PROVIDED MATERIAL section start

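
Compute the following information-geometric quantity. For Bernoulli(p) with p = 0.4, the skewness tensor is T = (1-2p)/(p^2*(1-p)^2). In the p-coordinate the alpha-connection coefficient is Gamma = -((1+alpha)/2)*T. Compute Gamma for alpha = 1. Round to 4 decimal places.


Skewness (Amari-Chentsov) tensor: T = (1-2p)/(p^2*(1-p)^2).
p = 0.4, 1-2p = 0.2, p^2 = 0.16, (1-p)^2 = 0.36.
T = 0.2/(0.16 * 0.36) = 3.472222.
In the p-coordinate, Gamma^(alpha) = Gamma^(0) - (alpha/2)*T with Gamma^(0) = (1/2)*g'(p) = -T/2,
so Gamma^(alpha) = -((1+alpha)/2)*T.
alpha = 1, -(1+alpha)/2 = -1.0.
Gamma = -1.0 * 3.472222 = -3.4722

-3.4722


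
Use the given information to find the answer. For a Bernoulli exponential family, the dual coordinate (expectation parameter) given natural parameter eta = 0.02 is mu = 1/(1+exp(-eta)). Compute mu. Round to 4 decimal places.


Dual coordinate (expectation parameter) for Bernoulli:
mu = 1/(1+exp(-eta)).
eta = 0.02.
exp(-eta) = exp(-0.02) = 0.980199.
mu = 1/(1+0.980199) = 0.5050

0.5050


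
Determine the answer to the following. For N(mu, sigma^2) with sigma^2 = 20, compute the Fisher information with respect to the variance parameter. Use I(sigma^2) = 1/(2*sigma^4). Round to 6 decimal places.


Fisher information for variance: I(sigma^2) = 1/(2*sigma^4).
sigma^2 = 20, so sigma^4 = 400.
I = 1/(2*400) = 1/800 = 0.001250

0.001250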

PROVIDED MATERIAL section end

■ **WHAT YOU SHOULD DO**
Each entry above needs to be output exactly.

■ **TASK ANSWER**
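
Compute the following information-geometric quantity. For Bernoulli(p) with p = 0.4, the skewness tensor is T = (1-2p)/(p^2*(1-p)^2). In the p-coordinate the alpha-connection coefficient is Gamma = -((1+alpha)/2)*T. Compute Gamma for alpha = 1. Round to 4 decimal places.


Skewness (Amari-Chentsov) tensor: T = (1-2p)/(p^2*(1-p)^2).
p = 0.4, 1-2p = 0.2, p^2 = 0.16, (1-p)^2 = 0.36.
T = 0.2/(0.16 * 0.36) = 3.472222.
In the p-coordinate, Gamma^(alpha) = Gamma^(0) - (alpha/2)*T with Gamma^(0) = (1/2)*g'(p) = -T/2,
so Gamma^(alpha) = -((1+alpha)/2)*T.
alpha = 1, -(1+alpha)/2 = -1.0.
Gamma = -1.0 * 3.472222 = -3.4722

-3.4722


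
Use the given information to find the answer. For a Bernoulli exponential family, the dual coordinate (expectation parameter) given natural parameter eta = 0.02 is mu = 1/(1+exp(-eta)). Compute mu. Round to 4 decimal places.


Dual coordinate (expectation parameter) for Bernoulli:
mu = 1/(1+exp(-eta)).
eta = 0.02.
exp(-eta) = exp(-0.02) = 0.980199.
mu = 1/(1+0.980199) = 0.5050

0.5050


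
Determine the answer to the following. For N(mu, sigma^2) with sigma^2 = 20, compute the Fisher information with respect to the variance parameter. Use I(sigma^2) = 1/(2*sigma^4). Round to 6 decimal places.


Fisher information for variance: I(sigma^2) = 1/(2*sigma^4).
sigma^2 = 20, so sigma^4 = 400.
I = 1/(2*400) = 1/800 = 0.001250

0.001250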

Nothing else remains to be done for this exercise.